_Task statement_. Print the data that follows exactly as it stands, from its first line through the line containing "aligned on the other axis.", and stop there.

_Data supplied_.

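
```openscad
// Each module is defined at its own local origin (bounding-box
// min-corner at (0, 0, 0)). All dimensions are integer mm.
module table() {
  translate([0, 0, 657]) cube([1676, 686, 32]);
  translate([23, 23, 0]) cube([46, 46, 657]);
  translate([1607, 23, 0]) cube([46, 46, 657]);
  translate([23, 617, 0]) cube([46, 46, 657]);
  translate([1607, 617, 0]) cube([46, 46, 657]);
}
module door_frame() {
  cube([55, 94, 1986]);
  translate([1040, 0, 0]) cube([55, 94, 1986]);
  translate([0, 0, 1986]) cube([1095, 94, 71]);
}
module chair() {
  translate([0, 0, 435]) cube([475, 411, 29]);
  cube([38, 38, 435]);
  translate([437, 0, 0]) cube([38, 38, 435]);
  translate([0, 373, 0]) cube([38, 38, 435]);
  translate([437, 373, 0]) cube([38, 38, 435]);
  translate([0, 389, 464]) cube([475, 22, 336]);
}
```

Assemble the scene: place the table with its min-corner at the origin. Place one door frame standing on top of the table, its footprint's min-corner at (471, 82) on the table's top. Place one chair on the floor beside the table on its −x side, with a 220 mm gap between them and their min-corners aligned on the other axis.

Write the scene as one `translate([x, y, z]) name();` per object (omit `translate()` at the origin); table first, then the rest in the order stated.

table();
translate([471, 82, 689]) door_frame();
translate([-695, 0, 0]) chair();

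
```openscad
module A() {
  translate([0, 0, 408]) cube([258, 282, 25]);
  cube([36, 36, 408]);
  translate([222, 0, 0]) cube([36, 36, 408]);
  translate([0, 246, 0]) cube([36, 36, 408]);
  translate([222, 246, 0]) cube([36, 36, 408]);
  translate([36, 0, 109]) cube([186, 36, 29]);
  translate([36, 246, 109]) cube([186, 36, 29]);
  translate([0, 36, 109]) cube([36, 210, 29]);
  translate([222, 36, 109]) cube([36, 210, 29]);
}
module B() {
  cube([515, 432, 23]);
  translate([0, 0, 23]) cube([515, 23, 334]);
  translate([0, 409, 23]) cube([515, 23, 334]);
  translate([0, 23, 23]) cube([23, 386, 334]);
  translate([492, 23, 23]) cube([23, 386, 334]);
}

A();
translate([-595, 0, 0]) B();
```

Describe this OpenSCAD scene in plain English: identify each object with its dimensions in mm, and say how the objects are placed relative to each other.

A is a four-legged stool. The seat is a 258×282×25 mm slab whose top surface is at z = 433 mm; four square legs, each 36×36 mm in cross-section, run from the floor (z = 0) to the underside of the seat, each flush with a corner of the seat. Four stretchers, 36 mm wide and 29 mm tall, connect adjacent legs with their undersides at z = 109 mm, each running between the inner faces of the legs it joins and aligned with the legs' outer faces on the other axis.

B is an open storage box with external size 515×432×357 mm and wall thickness 23 mm (the base is also 23 mm thick). The base covers the whole footprint; the four walls stand on the base, with the y-facing walls full-width and the x-facing walls fitting between their inner faces.

The open box is on the floor beside the stool on its −x side.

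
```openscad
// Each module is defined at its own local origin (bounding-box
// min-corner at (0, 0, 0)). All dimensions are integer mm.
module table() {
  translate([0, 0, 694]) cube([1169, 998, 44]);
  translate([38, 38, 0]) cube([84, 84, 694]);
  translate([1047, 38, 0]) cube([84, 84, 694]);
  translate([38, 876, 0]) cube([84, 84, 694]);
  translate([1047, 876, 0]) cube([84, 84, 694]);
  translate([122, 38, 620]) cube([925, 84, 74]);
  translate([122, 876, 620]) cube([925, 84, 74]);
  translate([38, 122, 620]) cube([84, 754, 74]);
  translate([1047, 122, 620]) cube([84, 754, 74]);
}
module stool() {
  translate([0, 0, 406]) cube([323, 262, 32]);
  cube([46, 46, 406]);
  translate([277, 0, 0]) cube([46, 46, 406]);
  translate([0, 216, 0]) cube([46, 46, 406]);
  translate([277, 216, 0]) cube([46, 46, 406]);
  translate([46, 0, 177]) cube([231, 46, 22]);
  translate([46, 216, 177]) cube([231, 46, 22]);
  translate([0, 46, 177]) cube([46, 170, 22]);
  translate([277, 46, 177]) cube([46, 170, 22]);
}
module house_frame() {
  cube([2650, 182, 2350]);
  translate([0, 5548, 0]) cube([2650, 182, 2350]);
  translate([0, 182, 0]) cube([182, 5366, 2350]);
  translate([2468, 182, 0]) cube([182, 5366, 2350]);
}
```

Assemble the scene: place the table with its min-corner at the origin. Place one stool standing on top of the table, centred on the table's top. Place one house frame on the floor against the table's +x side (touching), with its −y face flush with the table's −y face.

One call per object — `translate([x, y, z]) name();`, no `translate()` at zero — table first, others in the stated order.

table();
translate([423, 368, 738]) stool();
translate([1169, 0, 0]) house_frame();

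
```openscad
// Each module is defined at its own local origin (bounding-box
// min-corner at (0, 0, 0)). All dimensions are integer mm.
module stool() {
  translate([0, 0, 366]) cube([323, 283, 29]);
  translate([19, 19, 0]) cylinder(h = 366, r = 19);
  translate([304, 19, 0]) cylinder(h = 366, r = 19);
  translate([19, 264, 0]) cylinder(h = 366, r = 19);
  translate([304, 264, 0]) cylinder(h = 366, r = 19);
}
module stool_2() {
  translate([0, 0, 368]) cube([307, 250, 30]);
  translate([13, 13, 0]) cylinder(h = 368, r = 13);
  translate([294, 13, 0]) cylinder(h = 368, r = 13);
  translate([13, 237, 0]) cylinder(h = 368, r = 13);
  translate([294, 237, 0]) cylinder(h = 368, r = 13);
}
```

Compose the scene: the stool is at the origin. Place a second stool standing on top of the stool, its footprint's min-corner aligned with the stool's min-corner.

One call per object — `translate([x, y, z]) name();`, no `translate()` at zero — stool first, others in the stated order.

stool();
translate([0, 0, 395]) stool_2();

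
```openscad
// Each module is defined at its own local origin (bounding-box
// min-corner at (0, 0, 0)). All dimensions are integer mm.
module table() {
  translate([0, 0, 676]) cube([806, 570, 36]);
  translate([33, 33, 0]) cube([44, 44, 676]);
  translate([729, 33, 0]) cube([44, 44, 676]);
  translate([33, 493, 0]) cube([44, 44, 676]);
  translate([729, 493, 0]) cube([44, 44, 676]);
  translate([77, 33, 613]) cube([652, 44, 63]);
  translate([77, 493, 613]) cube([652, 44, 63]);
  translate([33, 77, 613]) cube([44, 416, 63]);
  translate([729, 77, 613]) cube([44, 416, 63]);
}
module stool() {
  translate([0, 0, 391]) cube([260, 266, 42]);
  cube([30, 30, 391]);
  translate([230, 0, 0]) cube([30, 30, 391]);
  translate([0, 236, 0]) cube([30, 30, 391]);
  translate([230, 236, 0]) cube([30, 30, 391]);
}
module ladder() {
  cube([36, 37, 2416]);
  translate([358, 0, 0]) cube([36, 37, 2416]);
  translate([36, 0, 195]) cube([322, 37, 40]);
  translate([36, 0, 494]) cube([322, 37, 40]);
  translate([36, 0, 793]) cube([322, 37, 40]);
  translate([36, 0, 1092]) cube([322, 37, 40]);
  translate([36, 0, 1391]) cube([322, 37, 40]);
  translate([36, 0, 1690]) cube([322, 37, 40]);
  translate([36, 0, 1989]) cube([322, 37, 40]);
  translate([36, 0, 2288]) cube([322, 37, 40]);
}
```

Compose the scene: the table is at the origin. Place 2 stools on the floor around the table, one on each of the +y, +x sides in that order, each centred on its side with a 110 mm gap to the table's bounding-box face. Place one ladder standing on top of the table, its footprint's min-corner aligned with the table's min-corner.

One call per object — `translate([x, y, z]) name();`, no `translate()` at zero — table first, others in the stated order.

table();
translate([273, 680, 0]) stool();
translate([916, 152, 0]) stool();
translate([0, 0, 712]) ladder();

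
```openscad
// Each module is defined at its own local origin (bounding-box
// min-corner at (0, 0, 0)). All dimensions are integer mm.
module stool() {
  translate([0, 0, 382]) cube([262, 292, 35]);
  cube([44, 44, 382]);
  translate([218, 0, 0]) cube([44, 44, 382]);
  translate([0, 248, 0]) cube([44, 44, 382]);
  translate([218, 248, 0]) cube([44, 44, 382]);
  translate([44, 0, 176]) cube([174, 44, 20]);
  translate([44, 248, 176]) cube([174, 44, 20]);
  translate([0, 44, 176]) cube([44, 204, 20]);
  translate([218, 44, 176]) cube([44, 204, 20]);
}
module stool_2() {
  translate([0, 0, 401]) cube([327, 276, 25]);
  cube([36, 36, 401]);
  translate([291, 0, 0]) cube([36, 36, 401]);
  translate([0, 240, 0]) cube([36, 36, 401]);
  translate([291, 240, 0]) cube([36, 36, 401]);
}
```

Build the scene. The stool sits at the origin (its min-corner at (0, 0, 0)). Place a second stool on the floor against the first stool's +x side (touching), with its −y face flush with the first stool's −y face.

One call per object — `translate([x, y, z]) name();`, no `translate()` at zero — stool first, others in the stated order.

stool();
translate([262, 0, 0]) stool_2();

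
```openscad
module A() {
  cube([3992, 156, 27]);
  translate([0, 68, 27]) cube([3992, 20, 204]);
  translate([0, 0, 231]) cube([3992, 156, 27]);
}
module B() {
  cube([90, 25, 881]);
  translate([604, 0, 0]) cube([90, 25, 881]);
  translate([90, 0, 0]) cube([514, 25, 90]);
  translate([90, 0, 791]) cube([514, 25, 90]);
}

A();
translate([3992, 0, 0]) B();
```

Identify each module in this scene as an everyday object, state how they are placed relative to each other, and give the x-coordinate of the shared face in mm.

A is an I-beam. B is a picture frame. The picture frame is against the I-beam's +x side, with their −y faces flush. The x-coordinate of the shared face is 3992 mm.

The I-beam's +x face and the picture frame's −x face are both at x = 3992 mm.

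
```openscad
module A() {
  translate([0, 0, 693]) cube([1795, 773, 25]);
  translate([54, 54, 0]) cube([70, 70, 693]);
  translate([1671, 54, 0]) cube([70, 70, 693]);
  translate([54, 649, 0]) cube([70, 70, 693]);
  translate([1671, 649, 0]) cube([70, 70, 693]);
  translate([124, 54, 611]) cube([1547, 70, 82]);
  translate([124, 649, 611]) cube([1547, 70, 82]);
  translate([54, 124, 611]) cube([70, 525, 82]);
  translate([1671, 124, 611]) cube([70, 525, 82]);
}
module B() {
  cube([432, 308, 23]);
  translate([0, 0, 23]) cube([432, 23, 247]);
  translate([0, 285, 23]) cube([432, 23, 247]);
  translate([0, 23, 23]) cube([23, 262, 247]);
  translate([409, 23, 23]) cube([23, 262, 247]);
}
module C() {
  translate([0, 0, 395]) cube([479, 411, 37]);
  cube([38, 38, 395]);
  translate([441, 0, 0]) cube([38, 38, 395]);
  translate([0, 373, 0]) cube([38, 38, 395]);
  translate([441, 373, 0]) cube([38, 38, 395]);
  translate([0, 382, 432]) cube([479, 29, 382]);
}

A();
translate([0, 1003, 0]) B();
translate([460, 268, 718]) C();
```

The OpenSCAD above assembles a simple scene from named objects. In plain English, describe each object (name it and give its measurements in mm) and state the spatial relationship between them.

A is a table with a 1795×773 mm rectangular top, 25 mm thick, top surface at z = 718 mm, supported by four 70×70 mm square legs, each inset 54 mm from the nearest pair of top edges, running from the floor. Four apron rails, 70 mm thick and 82 mm tall, run between adjacent legs with their top edges flush with the underside of the top and their outer faces flush with the legs' outer faces.

B is an open storage box with external size 432×308×270 mm and wall thickness 23 mm (the base is also 23 mm thick). The base covers the whole footprint; the four walls stand on the base, with the y-facing walls full-width and the x-facing walls fitting between their inner faces.

C is a chair: 479×411 mm seat, 37 mm thick, top at z = 432 mm, on four 38 mm square corner legs flush with the seat edges. A 29 mm thick backrest slab spans the full seat width, extending 382 mm above the seat top, its back face flush with the seat's +y edge.

The open box is on the floor beside the table on its +y side. The chair is on top of the table.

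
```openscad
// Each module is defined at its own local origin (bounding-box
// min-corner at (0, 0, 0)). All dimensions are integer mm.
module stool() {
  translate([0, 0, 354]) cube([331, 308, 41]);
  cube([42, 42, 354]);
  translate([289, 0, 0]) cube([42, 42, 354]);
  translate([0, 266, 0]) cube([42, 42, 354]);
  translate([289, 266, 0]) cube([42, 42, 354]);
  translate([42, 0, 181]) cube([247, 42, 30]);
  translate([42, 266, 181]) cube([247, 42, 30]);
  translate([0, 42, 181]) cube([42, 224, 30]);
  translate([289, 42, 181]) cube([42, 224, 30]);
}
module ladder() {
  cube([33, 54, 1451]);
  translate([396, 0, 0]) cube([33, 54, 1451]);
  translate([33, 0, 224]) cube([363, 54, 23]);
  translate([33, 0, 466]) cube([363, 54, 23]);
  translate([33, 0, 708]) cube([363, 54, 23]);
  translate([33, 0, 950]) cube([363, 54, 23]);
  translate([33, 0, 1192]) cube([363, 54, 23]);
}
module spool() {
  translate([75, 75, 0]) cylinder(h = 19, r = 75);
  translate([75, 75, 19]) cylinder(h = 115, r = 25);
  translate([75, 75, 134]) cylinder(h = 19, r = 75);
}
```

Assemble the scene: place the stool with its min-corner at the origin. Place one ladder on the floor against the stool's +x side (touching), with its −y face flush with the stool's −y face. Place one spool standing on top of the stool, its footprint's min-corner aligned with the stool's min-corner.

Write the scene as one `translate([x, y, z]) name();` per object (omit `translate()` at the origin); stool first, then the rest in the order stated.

stool();
translate([331, 0, 0]) ladder();
translate([0, 0, 395]) spool();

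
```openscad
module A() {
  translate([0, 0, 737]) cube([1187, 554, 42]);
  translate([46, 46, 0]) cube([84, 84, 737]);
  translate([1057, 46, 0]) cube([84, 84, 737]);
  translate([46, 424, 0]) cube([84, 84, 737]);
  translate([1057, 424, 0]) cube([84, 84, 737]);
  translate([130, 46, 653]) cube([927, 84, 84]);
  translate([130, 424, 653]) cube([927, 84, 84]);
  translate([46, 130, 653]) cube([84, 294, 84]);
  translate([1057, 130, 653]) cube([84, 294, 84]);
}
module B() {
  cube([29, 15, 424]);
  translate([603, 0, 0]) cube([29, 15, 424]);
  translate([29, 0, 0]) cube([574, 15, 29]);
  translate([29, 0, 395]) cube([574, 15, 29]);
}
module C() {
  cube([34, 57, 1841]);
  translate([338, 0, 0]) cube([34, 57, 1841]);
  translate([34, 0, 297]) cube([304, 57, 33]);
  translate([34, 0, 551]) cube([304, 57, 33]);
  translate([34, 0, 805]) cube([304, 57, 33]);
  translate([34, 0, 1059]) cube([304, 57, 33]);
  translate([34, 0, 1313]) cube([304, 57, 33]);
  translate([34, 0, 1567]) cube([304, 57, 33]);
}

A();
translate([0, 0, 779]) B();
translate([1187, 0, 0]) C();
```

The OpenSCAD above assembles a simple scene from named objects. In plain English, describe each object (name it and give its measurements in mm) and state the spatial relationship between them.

A is a table: top 1187 mm (x) × 554 mm (y), 42 mm thick, upper face at z = 779 mm, on four 84×84 mm square legs, each inset 46 mm from the nearest pair of top edges, running from z = 0 to the bottom of the top. Four apron rails, 84 mm thick and 84 mm tall, run between adjacent legs with their top edges flush with the underside of the top and their outer faces flush with the legs' outer faces.

B is a rectangular picture frame lying in the x–z plane (depth along y). The opening is 574 mm wide (x) by 366 mm tall (z), surrounded by a border 29 mm wide on all four sides. The frame is 15 mm deep and is made of two full-height vertical stiles with two horizontal rails fitted between them.

C is a wooden ladder with two side rails of 34×57 mm section and 1841 mm height, set 372 mm apart overall. Between them run 6 rectangular rungs (57 mm deep, 33 mm thick), front faces flush with the rails' −y face. The bottom of the first rung is 297 mm above the floor and each subsequent rung is 254 mm higher than the one below.

The picture frame is on top of the table. The ladder is against the table's +x side, with their −y faces flush.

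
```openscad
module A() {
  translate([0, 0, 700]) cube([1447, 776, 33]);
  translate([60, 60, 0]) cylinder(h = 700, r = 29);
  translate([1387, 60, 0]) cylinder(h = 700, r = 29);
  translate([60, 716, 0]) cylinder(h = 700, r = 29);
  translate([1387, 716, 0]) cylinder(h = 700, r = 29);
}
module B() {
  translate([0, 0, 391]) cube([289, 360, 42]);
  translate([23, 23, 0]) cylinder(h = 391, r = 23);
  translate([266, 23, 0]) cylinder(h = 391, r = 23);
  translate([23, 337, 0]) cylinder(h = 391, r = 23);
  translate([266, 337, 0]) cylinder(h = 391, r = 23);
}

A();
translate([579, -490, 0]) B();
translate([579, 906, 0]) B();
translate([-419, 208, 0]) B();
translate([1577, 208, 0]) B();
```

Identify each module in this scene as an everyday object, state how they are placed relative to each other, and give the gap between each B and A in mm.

A is a table. B is a stool. Four stools sit around the table at the −y, +y, −x, +x sides. The gap between each stool and the table is 130 mm.

Each stool's nearest face is 130 mm from the table's bounding box.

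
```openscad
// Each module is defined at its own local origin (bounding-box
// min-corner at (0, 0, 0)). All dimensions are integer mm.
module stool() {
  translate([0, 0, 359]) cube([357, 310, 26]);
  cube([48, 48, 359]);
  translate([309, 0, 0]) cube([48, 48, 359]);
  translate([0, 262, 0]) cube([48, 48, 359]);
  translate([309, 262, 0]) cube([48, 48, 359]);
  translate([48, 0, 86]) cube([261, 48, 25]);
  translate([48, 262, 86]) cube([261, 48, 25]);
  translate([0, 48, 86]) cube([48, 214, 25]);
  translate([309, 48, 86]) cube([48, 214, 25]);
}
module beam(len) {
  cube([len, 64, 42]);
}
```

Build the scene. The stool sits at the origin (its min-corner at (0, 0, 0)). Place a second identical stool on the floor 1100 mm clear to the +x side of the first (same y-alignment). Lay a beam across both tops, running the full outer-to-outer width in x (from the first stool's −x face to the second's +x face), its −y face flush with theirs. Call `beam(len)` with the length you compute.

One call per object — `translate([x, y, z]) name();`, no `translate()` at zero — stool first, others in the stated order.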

_Response to the task_.
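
```openscad
// Each module is defined at its own local origin (bounding-box
// min-corner at (0, 0, 0)). All dimensions are integer mm.
module table() {
  translate([0, 0, 657]) cube([1676, 686, 32]);
  translate([23, 23, 0]) cube([46, 46, 657]);
  translate([1607, 23, 0]) cube([46, 46, 657]);
  translate([23, 617, 0]) cube([46, 46, 657]);
  translate([1607, 617, 0]) cube([46, 46, 657]);
}
module door_frame() {
  cube([55, 94, 1986]);
  translate([1040, 0, 0]) cube([55, 94, 1986]);
  translate([0, 0, 1986]) cube([1095, 94, 71]);
}
module chair() {
  translate([0, 0, 435]) cube([475, 411, 29]);
  cube([38, 38, 435]);
  translate([437, 0, 0]) cube([38, 38, 435]);
  translate([0, 373, 0]) cube([38, 38, 435]);
  translate([437, 373, 0]) cube([38, 38, 435]);
  translate([0, 389, 464]) cube([475, 22, 336]);
}
```

Assemble the scene: place the table with its min-corner at the origin. Place one door frame standing on top of the table, its footprint's min-corner at (471, 82) on the table's top. Place one chair on the floor beside the table on its −x side, with a 220 mm gap between them and their min-corners aligned on the other axis.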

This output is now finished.